Task description » The answer must consist only of the lines from the line with "5·p^2·q - 3·q^2 = 3" to the line with "f₁(x, y) = -x^2·y - x·y - 1 = 0", both included, exactly as they stand below.

Excerpted data »

┄┄┄┄┄┄┄┄┄┄┄┄┄┄┄┄┄┄┄┄

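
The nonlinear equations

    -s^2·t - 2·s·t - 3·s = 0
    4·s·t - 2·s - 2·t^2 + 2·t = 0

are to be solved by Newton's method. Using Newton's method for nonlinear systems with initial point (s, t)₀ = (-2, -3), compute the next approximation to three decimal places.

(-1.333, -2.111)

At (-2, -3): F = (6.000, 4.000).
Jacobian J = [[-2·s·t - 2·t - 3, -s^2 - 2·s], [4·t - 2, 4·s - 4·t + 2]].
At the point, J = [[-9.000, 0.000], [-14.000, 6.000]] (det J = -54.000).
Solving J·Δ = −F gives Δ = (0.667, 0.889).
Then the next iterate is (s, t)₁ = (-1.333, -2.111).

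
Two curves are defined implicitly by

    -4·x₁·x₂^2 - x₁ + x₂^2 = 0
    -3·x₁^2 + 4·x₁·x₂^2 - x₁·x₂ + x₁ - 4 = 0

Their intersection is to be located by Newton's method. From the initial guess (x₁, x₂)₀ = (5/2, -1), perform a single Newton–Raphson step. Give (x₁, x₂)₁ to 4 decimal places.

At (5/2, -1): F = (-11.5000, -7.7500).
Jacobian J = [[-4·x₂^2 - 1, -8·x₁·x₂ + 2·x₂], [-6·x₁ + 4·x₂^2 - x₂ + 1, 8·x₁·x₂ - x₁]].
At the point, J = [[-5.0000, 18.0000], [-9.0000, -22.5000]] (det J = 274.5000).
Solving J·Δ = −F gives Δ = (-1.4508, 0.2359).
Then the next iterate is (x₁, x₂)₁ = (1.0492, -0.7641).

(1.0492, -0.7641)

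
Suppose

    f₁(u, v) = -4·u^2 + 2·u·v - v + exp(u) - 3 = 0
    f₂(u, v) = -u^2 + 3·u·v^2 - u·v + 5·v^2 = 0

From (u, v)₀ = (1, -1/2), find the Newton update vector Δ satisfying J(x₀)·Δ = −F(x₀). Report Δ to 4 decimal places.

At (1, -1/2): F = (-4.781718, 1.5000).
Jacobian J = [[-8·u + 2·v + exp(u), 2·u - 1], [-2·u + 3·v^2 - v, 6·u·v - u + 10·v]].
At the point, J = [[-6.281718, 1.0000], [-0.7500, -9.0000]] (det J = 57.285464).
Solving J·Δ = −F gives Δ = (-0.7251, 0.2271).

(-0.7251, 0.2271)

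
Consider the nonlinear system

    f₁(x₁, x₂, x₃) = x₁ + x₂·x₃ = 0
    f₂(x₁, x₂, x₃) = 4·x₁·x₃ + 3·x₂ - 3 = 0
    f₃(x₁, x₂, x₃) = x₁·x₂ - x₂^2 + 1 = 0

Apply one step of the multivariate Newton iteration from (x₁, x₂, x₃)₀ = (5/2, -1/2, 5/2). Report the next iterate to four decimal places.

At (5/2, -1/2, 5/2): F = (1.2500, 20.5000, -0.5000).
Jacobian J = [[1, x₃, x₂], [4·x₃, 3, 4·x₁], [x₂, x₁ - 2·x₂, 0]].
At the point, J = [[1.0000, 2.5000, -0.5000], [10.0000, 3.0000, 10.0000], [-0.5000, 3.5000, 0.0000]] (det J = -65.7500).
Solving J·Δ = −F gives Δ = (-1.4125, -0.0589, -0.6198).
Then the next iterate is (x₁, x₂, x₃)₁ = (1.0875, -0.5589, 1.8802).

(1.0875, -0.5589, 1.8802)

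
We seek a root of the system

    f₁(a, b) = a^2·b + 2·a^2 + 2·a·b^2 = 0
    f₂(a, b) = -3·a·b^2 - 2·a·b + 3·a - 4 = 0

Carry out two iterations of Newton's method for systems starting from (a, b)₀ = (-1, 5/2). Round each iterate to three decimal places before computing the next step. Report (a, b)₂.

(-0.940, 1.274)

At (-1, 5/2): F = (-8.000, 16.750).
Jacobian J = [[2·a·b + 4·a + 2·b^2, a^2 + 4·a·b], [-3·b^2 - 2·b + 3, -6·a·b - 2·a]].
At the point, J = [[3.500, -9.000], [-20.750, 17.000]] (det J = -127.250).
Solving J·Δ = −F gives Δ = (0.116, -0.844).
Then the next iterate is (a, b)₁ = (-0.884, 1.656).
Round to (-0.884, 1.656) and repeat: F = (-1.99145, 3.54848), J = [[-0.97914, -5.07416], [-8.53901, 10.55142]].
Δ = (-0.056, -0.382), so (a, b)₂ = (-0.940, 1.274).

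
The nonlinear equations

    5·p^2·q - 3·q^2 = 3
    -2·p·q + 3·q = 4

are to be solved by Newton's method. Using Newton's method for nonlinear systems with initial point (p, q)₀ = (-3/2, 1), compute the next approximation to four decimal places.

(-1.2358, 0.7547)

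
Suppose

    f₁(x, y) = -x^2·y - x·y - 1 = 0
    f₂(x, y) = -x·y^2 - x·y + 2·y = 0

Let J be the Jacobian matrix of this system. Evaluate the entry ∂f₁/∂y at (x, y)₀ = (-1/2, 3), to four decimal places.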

┄┄┄┄┄┄┄┄┄┄┄┄┄┄┄┄┄┄┄┄

Completed task »
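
    5·p^2·q - 3·q^2 = 3
    -2·p·q + 3·q = 4

are to be solved by Newton's method. Using Newton's method for nonlinear systems with initial point (p, q)₀ = (-3/2, 1), compute the next approximation to four decimal places.

(-1.2358, 0.7547)

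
Suppose

    f₁(x, y) = -x^2·y - x·y - 1 = 0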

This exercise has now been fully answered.